:: Exercise ::
Using the line that contains "C (thermogenic methane): fraction" as the first line and the last line of the data as the final one, give every line in that range again exactly.

┌─ Input material

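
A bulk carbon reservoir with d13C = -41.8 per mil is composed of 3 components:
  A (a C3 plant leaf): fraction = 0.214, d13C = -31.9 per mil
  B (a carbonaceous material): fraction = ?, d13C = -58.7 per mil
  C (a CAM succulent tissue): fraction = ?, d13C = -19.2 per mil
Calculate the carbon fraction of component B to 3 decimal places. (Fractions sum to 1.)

0.503

Let f_B and f_C be the unknown fractions; fractions sum to 1 so f_B + f_C = 0.786.
Mass balance: Σ fᵢ·δᵢ = δ_bulk ⇒ f_B·(-58.7) + f_C·(-19.2) = -41.8 − (-6.827) = -34.973
Substitute f_C = 0.786 − f_B:
f_B·(-58.7 − -19.2) = -34.973 − 0.786×(-19.2) = -19.882
f_B = -19.882 / -39.5 = 0.5033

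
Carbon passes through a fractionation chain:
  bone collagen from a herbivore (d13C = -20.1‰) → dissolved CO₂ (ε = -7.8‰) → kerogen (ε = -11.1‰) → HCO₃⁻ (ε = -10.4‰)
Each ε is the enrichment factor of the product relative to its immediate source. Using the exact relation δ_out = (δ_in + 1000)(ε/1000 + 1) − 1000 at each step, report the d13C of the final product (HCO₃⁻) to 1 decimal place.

step 1: δ = (-20.10 + 1000)·(-7.8/1000 + 1) − 1000 = -27.74‰
step 2: δ = (-27.74 + 1000)·(-11.1/1000 + 1) − 1000 = -38.54‰
step 3: δ = (-38.54 + 1000)·(-10.4/1000 + 1) − 1000 = -48.53‰

-48.5‰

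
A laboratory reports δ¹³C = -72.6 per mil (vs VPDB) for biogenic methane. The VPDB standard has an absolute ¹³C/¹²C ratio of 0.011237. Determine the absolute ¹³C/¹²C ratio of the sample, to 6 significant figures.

0.0104212

R_sample = R_standard × (δ¹³C/1000 + 1)
R_sample = 0.011237 × (-72.6/1000 + 1) = 0.011237 × 0.927400
R_sample = 0.0104212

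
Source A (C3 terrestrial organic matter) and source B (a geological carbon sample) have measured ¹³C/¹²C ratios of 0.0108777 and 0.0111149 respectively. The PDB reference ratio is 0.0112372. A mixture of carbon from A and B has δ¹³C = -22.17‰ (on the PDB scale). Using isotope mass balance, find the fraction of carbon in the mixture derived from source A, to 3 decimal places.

0.535

δ_A = (0.0108777/0.0112372 − 1)×1000 = (0.968008 − 1)×1000 = -31.992‰
δ_B = (0.0111149/0.0112372 − 1)×1000 = (0.989117 − 1)×1000 = -10.883‰
f_A = (δ_mix − δ_B)/(δ_A − δ_B) = (-22.17 − (-10.883))/(-31.992 − (-10.883))
f_A = -11.287 / -21.108 = 0.5347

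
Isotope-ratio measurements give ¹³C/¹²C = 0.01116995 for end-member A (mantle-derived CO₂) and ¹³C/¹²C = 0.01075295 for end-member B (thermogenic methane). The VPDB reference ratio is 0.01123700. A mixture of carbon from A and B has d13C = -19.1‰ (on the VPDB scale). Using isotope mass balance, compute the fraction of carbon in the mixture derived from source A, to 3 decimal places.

δ_A = (0.01116995/0.01123700 − 1)×1000 = (0.994033 − 1)×1000 = -5.967‰
δ_B = (0.01075295/0.01123700 − 1)×1000 = (0.956924 − 1)×1000 = -43.076‰
f_A = (δ_mix − δ_B)/(δ_A − δ_B) = (-19.1 − (-43.076))/(-5.967 − (-43.076))
f_A = 23.976 / 37.110 = 0.6461

0.646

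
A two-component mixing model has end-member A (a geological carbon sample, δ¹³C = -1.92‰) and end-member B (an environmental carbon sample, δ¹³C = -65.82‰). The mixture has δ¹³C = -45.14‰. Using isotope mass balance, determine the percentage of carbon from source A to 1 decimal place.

32.4%

δ_mix = f_A·δ_A + (1 − f_A)·δ_B  ⇒  f_A = (δ_mix − δ_B)/(δ_A − δ_B)
f_A = (-45.14 − (-65.82)) / (-1.92 − (-65.82))
f_A = 20.68 / 63.90 = 0.3236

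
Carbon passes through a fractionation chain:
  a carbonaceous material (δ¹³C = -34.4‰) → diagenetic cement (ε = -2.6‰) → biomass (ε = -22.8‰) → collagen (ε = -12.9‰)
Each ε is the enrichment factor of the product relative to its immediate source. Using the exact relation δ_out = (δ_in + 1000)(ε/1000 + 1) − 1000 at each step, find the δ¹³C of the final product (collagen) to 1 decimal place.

-71.0‰

step 1: δ = (-34.40 + 1000)·(-2.6/1000 + 1) − 1000 = -36.91‰
step 2: δ = (-36.91 + 1000)·(-22.8/1000 + 1) − 1000 = -58.87‰
step 3: δ = (-58.87 + 1000)·(-12.9/1000 + 1) − 1000 = -71.01‰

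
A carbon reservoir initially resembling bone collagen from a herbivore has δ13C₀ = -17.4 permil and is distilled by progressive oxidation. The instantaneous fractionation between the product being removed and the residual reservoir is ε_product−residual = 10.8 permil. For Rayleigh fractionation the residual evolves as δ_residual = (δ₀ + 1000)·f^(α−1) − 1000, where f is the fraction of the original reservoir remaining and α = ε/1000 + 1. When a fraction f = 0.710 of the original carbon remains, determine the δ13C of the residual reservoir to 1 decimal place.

-21.0 permil

Rayleigh residual: δ_res = (δ₀ + 1000)·f^(α−1) − 1000
α = ε/1000 + 1 = 1.01080, so α − 1 = 0.01080
f^(α−1) = 0.710^(0.01080) = 0.996308
δ_res = (-17.4 + 1000) × 0.996308 − 1000 = 978.972 − 1000 = -21.03 permil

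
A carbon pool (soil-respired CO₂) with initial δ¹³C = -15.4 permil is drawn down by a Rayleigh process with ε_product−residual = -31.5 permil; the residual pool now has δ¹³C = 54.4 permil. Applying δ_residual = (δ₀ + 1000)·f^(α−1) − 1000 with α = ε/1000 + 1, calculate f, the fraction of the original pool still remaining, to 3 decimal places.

α − 1 = ε/1000 = -0.0315
(δ_res + 1000)/(δ₀ + 1000) = (54.4 + 1000)/(-15.4 + 1000) = 1054.4/984.6 = 1.070892
f = 1.070892^(1/-0.0315) = exp(ln(1.070892)/-0.0315) = exp(0.06849/-0.0315)
f = exp(-2.1743) = 0.1137

0.114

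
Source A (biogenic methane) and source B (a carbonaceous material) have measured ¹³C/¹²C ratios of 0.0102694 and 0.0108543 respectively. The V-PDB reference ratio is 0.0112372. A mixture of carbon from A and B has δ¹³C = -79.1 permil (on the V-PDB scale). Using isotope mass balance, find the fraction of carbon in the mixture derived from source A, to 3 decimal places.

δ_A = (0.0102694/0.0112372 − 1)×1000 = (0.913875 − 1)×1000 = -86.125 permil
δ_B = (0.0108543/0.0112372 − 1)×1000 = (0.965926 − 1)×1000 = -34.074 permil
f_A = (δ_mix − δ_B)/(δ_A − δ_B) = (-79.1 − (-34.074))/(-86.125 − (-34.074))
f_A = -45.026 / -52.050 = 0.8650

0.865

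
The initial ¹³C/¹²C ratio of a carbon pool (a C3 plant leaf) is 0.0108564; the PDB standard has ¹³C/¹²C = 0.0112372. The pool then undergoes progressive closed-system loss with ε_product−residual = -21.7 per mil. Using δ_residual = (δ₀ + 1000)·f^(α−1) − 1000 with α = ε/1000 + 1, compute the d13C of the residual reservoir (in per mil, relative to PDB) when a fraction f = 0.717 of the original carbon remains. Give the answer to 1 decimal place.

δ₀ = (0.0108564/0.0112372 − 1)×1000 = (0.966113 − 1)×1000 = -33.887 per mil
α − 1 = ε/1000 = -0.0217
f^(α−1) = 0.717^(-0.0217) = 1.007245
δ_res = (-33.887 + 1000) × 1.007245 − 1000 = 973.112 − 1000 = -26.89 per mil

-26.9 per mil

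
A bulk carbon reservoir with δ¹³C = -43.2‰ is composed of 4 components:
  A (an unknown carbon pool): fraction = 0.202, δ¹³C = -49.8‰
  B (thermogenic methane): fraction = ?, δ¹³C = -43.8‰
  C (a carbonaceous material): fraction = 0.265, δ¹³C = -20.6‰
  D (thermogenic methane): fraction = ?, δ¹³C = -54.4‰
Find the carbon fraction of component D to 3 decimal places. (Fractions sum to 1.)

0.409

Let f_D and f_B be the unknown fractions; fractions sum to 1 so f_D + f_B = 0.533.
Mass balance: Σ fᵢ·δᵢ = δ_bulk ⇒ f_D·(-54.4) + f_B·(-43.8) = -43.2 − (-15.519) = -27.681
Substitute f_B = 0.533 − f_D:
f_D·(-54.4 − -43.8) = -27.681 − 0.533×(-43.8) = -4.336
f_D = -4.336 / -10.6 = 0.4091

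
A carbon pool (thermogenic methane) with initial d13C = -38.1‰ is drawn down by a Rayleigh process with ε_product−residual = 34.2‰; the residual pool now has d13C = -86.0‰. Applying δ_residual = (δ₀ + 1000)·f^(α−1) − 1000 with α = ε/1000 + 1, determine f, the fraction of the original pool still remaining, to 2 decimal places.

0.22

α − 1 = ε/1000 = 0.0342
(δ_res + 1000)/(δ₀ + 1000) = (-86.0 + 1000)/(-38.1 + 1000) = 914.0/961.9 = 0.950203
f = 0.950203^(1/0.0342) = exp(ln(0.950203)/0.0342) = exp(-0.05108/0.0342)
f = exp(-1.4936) = 0.2246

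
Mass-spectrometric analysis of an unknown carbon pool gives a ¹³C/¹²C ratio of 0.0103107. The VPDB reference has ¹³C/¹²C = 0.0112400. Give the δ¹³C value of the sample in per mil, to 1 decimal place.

δ¹³C = (R_sample / R_standard − 1) × 1000
R_sample / R_standard = 0.0103107 / 0.0112400 = 0.917322
δ¹³C = (0.917322 − 1) × 1000 = -82.68 per mil

-82.7 per mil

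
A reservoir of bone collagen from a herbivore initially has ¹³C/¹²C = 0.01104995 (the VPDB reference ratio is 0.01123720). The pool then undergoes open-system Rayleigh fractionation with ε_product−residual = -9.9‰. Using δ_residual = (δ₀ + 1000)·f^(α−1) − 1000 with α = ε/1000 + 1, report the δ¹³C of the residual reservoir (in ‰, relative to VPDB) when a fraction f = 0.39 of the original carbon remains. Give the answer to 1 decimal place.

-7.5‰

δ₀ = (0.01104995/0.01123720 − 1)×1000 = (0.983337 − 1)×1000 = -16.663‰
α − 1 = ε/1000 = -0.0099
f^(α−1) = 0.39^(-0.0099) = 1.009366
δ_res = (-16.663 + 1000) × 1.009366 − 1000 = 992.546 − 1000 = -7.45‰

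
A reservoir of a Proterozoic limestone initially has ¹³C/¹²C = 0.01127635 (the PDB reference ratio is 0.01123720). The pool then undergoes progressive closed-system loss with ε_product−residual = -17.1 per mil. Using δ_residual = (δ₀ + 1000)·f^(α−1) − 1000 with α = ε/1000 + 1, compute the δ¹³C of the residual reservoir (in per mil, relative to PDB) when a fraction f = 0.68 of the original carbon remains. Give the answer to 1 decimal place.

δ₀ = (0.01127635/0.01123720 − 1)×1000 = (1.003484 − 1)×1000 = 3.484 per mil
α − 1 = ε/1000 = -0.0171
f^(α−1) = 0.68^(-0.0171) = 1.006617
δ_res = (3.484 + 1000) × 1.006617 − 1000 = 1010.124 − 1000 = 10.12 per mil

10.1 per mil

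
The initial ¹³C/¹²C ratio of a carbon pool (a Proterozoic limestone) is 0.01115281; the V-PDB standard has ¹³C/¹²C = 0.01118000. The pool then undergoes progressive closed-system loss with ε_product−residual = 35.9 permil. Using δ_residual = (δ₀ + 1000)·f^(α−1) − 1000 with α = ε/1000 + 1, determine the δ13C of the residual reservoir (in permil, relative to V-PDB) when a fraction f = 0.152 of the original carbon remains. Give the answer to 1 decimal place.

-67.7 permil

δ₀ = (0.01115281/0.01118000 − 1)×1000 = (0.997568 − 1)×1000 = -2.432 permil
α − 1 = ε/1000 = 0.0359
f^(α−1) = 0.152^(0.0359) = 0.934605
δ_res = (-2.432 + 1000) × 0.934605 − 1000 = 932.332 − 1000 = -67.67 permil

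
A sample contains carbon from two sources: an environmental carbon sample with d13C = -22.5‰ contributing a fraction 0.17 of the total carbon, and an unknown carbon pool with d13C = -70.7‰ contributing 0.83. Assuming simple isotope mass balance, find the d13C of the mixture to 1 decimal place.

-62.5‰

δ_mix = f_A·δ_A + f_B·δ_B
δ_mix = 0.17 × (-22.5) + 0.83 × (-70.7)
δ_mix = -3.83 + -58.68 = -62.51‰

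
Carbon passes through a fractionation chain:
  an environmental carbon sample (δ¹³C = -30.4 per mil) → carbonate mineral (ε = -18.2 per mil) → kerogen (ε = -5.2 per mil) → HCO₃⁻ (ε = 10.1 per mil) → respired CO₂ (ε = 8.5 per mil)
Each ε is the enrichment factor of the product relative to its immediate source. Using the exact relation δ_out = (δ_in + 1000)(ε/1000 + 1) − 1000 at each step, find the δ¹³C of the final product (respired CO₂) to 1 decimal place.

-35.3 per mil

step 1: δ = (-30.40 + 1000)·(-18.2/1000 + 1) − 1000 = -48.05 per mil
step 2: δ = (-48.05 + 1000)·(-5.2/1000 + 1) − 1000 = -53.00 per mil
step 3: δ = (-53.00 + 1000)·(10.1/1000 + 1) − 1000 = -43.43 per mil
step 4: δ = (-43.43 + 1000)·(8.5/1000 + 1) − 1000 = -35.30 per mil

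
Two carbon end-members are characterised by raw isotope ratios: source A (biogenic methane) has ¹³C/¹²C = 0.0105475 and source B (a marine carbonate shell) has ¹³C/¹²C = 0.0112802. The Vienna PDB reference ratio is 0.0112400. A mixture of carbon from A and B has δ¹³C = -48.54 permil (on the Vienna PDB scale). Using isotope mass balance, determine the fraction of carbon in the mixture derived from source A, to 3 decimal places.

0.799

δ_A = (0.0105475/0.0112400 − 1)×1000 = (0.938390 − 1)×1000 = -61.610 permil
δ_B = (0.0112802/0.0112400 − 1)×1000 = (1.003577 − 1)×1000 = 3.577 permil
f_A = (δ_mix − δ_B)/(δ_A − δ_B) = (-48.54 − (3.577))/(-61.610 − (3.577))
f_A = -52.117 / -65.187 = 0.7995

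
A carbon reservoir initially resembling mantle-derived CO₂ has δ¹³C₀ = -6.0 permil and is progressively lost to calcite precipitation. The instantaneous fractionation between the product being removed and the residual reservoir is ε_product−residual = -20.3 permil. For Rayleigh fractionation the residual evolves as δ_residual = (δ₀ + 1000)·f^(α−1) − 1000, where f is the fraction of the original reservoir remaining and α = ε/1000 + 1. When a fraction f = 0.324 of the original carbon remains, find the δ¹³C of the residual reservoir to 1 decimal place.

Rayleigh residual: δ_res = (δ₀ + 1000)·f^(α−1) − 1000
α = ε/1000 + 1 = 0.97970, so α − 1 = -0.02030
f^(α−1) = 0.324^(-0.02030) = 1.023142
δ_res = (-6.0 + 1000) × 1.023142 − 1000 = 1017.003 − 1000 = 17.00 permil

17.0 permil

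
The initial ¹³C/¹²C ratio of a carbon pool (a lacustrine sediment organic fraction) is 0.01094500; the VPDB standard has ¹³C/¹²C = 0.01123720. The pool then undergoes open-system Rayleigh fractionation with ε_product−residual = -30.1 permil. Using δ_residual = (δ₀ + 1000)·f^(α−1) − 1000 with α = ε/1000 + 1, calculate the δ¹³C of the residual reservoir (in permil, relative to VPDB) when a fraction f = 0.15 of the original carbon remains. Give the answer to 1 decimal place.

δ₀ = (0.01094500/0.01123720 − 1)×1000 = (0.973997 − 1)×1000 = -26.003 permil
α − 1 = ε/1000 = -0.0301
f^(α−1) = 0.15^(-0.0301) = 1.058765
δ_res = (-26.003 + 1000) × 1.058765 − 1000 = 1031.234 − 1000 = 31.23 permil

31.2 permil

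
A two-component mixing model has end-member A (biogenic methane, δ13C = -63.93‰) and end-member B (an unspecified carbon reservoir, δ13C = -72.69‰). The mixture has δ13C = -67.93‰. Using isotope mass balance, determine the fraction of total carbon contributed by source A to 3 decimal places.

0.543

δ_mix = f_A·δ_A + (1 − f_A)·δ_B  ⇒  f_A = (δ_mix − δ_B)/(δ_A − δ_B)
f_A = (-67.93 − (-72.69)) / (-63.93 − (-72.69))
f_A = 4.76 / 8.76 = 0.5434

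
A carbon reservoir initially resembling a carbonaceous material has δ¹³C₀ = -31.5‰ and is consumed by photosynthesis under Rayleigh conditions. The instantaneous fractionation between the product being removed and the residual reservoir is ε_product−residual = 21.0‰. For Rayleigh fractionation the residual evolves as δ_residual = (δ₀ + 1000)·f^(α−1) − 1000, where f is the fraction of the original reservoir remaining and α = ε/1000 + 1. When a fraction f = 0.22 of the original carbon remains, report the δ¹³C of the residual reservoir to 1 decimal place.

-61.8‰

Rayleigh residual: δ_res = (δ₀ + 1000)·f^(α−1) − 1000
α = ε/1000 + 1 = 1.02100, so α − 1 = 0.02100
f^(α−1) = 0.22^(0.02100) = 0.968704
δ_res = (-31.5 + 1000) × 0.968704 − 1000 = 938.189 − 1000 = -61.81‰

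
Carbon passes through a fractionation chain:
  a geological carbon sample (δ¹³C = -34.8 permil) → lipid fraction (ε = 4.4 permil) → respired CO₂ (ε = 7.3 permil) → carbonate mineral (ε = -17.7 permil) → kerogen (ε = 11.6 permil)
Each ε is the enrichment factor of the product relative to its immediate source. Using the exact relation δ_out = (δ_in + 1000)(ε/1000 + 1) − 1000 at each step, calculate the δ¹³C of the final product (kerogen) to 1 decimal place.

-29.6 permil

step 1: δ = (-34.80 + 1000)·(4.4/1000 + 1) − 1000 = -30.55 permil
step 2: δ = (-30.55 + 1000)·(7.3/1000 + 1) − 1000 = -23.48 permil
step 3: δ = (-23.48 + 1000)·(-17.7/1000 + 1) − 1000 = -40.76 permil
step 4: δ = (-40.76 + 1000)·(11.6/1000 + 1) − 1000 = -29.63 permil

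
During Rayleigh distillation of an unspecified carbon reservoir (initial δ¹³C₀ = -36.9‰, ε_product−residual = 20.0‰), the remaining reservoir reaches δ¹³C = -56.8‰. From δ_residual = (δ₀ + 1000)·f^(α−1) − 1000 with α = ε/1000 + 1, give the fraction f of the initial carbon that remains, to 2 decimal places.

0.35

α − 1 = ε/1000 = 0.0200
(δ_res + 1000)/(δ₀ + 1000) = (-56.8 + 1000)/(-36.9 + 1000) = 943.2/963.1 = 0.979338
f = 0.979338^(1/0.0200) = exp(ln(0.979338)/0.0200) = exp(-0.02088/0.0200)
f = exp(-1.0439) = 0.3521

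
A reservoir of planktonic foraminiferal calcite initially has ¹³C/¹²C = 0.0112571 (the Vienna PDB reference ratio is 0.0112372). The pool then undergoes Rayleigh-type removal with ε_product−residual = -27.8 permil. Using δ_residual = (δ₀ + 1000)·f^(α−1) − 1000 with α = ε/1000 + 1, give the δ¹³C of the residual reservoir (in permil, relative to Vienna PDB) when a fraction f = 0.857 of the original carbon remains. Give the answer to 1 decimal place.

6.1 permil

δ₀ = (0.0112571/0.0112372 − 1)×1000 = (1.001771 − 1)×1000 = 1.771 permil
α − 1 = ε/1000 = -0.0278
f^(α−1) = 0.857^(-0.0278) = 1.004299
δ_res = (1.771 + 1000) × 1.004299 − 1000 = 1006.078 − 1000 = 6.08 permil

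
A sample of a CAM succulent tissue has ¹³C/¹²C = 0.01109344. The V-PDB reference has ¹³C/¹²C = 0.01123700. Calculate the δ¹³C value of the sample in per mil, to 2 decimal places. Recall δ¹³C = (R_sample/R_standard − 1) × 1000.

-12.78 per mil

δ¹³C = (R_sample / R_standard − 1) × 1000
R_sample / R_standard = 0.01109344 / 0.01123700 = 0.987224
δ¹³C = (0.987224 − 1) × 1000 = -12.776 per mil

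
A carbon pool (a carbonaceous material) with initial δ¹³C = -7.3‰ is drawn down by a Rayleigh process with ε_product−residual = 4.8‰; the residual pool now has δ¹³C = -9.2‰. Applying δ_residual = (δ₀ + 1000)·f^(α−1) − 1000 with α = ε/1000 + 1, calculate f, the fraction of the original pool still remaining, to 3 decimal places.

α − 1 = ε/1000 = 0.0048
(δ_res + 1000)/(δ₀ + 1000) = (-9.2 + 1000)/(-7.3 + 1000) = 990.8/992.7 = 0.998086
f = 0.998086^(1/0.0048) = exp(ln(0.998086)/0.0048) = exp(-0.00192/0.0048)
f = exp(-0.3991) = 0.6709

0.671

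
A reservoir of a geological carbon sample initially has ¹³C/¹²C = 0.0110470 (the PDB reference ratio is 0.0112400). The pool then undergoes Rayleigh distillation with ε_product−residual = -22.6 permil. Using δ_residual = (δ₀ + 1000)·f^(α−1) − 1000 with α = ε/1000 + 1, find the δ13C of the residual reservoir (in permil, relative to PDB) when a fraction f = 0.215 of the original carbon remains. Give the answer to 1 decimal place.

δ₀ = (0.0110470/0.0112400 − 1)×1000 = (0.982829 − 1)×1000 = -17.171 permil
α − 1 = ε/1000 = -0.0226
f^(α−1) = 0.215^(-0.0226) = 1.035349
δ_res = (-17.171 + 1000) × 1.035349 − 1000 = 1017.571 − 1000 = 17.57 permil

17.6 permil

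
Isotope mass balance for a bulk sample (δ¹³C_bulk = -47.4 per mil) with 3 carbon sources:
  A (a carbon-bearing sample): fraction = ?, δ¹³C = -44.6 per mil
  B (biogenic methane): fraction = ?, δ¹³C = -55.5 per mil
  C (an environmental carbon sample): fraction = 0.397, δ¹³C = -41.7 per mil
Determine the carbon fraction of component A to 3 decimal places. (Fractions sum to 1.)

Let f_A and f_B be the unknown fractions; fractions sum to 1 so f_A + f_B = 0.603.
Mass balance: Σ fᵢ·δᵢ = δ_bulk ⇒ f_A·(-44.6) + f_B·(-55.5) = -47.4 − (-16.555) = -30.845
Substitute f_B = 0.603 − f_A:
f_A·(-44.6 − -55.5) = -30.845 − 0.603×(-55.5) = 2.621
f_A = 2.621 / 10.9 = 0.2405

0.240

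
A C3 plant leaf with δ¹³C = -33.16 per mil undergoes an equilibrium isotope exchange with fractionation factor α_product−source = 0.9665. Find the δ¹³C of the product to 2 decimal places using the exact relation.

-65.55 per mil

δ_product = (δ_source + 1000)·α − 1000
δ_product = (-33.16 + 1000) × 0.9665 − 1000
δ_product = 934.451 − 1000 = -65.549 per mil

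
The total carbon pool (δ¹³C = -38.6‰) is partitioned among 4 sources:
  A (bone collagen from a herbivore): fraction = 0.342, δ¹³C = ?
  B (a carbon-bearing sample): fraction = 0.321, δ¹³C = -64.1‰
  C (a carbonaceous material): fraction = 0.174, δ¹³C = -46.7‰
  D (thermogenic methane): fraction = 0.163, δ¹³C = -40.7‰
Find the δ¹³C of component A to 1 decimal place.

Isotope mass balance: δ_bulk = Σ fᵢ·δᵢ.
-38.6 = 0.342×δ_A + 0.321×(-64.1) + 0.174×(-46.7) + 0.163×(-40.7)
0.342·δ_A = -38.6 − (-35.336) = -3.264
δ_A = -3.264 / 0.342 = -9.54‰

-9.5‰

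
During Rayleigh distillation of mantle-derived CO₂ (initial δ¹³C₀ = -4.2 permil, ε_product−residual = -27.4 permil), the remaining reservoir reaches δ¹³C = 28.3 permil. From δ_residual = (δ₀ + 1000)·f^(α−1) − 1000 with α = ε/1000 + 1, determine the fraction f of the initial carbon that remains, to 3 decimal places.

0.310

α − 1 = ε/1000 = -0.0274
(δ_res + 1000)/(δ₀ + 1000) = (28.3 + 1000)/(-4.2 + 1000) = 1028.3/995.8 = 1.032637
f = 1.032637^(1/-0.0274) = exp(ln(1.032637)/-0.0274) = exp(0.03212/-0.0274)
f = exp(-1.1721) = 0.3097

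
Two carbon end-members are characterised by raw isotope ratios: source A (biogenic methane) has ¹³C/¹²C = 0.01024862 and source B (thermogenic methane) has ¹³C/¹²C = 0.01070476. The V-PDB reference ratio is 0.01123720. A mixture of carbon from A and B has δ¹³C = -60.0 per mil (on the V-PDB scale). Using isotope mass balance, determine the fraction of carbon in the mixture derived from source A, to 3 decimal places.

δ_A = (0.01024862/0.01123720 − 1)×1000 = (0.912026 − 1)×1000 = -87.974 per mil
δ_B = (0.01070476/0.01123720 − 1)×1000 = (0.952618 − 1)×1000 = -47.382 per mil
f_A = (δ_mix − δ_B)/(δ_A − δ_B) = (-60.0 − (-47.382))/(-87.974 − (-47.382))
f_A = -12.618 / -40.592 = 0.3109

0.311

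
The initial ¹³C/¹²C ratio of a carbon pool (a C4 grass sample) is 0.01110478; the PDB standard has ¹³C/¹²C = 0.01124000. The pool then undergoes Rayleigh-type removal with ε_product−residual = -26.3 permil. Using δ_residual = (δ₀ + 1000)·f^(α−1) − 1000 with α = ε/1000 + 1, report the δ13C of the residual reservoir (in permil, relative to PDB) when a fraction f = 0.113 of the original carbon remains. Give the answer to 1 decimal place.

δ₀ = (0.01110478/0.01124000 − 1)×1000 = (0.987970 − 1)×1000 = -12.030 permil
α − 1 = ε/1000 = -0.0263
f^(α−1) = 0.113^(-0.0263) = 1.059020
δ_res = (-12.030 + 1000) × 1.059020 − 1000 = 1046.279 − 1000 = 46.28 permil

46.3 permil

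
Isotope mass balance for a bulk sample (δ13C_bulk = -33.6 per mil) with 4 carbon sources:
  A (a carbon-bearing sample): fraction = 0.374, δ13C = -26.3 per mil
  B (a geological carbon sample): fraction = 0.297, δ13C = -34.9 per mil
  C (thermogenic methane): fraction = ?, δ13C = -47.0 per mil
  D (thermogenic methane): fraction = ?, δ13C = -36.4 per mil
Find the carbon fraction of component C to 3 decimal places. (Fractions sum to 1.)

0.134

Let f_C and f_D be the unknown fractions; fractions sum to 1 so f_C + f_D = 0.329.
Mass balance: Σ fᵢ·δᵢ = δ_bulk ⇒ f_C·(-47.0) + f_D·(-36.4) = -33.6 − (-20.201) = -13.399
Substitute f_D = 0.329 − f_C:
f_C·(-47.0 − -36.4) = -13.399 − 0.329×(-36.4) = -1.423
f_C = -1.423 / -10.6 = 0.1342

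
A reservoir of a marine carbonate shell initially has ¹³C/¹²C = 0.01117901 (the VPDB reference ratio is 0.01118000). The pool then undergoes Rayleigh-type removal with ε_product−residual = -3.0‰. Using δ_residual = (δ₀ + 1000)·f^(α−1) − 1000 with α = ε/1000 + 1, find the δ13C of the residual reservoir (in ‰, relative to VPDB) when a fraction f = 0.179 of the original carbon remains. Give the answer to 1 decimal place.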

└─

:: Written response ::
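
  C (thermogenic methane): fraction = ?, δ13C = -47.0 per mil
  D (thermogenic methane): fraction = ?, δ13C = -36.4 per mil
Find the carbon fraction of component C to 3 decimal places. (Fractions sum to 1.)

0.134

Let f_C and f_D be the unknown fractions; fractions sum to 1 so f_C + f_D = 0.329.
Mass balance: Σ fᵢ·δᵢ = δ_bulk ⇒ f_C·(-47.0) + f_D·(-36.4) = -33.6 − (-20.201) = -13.399
Substitute f_D = 0.329 − f_C:
f_C·(-47.0 − -36.4) = -13.399 − 0.329×(-36.4) = -1.423
f_C = -1.423 / -10.6 = 0.1342

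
A reservoir of a marine carbonate shell initially has ¹³C/¹²C = 0.01117901 (the VPDB reference ratio is 0.01118000). The pool then undergoes Rayleigh-type removal with ε_product−residual = -3.0‰. Using δ_residual = (δ₀ + 1000)·f^(α−1) − 1000 with α = ε/1000 + 1, find the δ13C of the residual reservoir (in ‰, relative to VPDB) when a fraction f = 0.179 of the original carbon remains. Give the answer to 1 decimal place.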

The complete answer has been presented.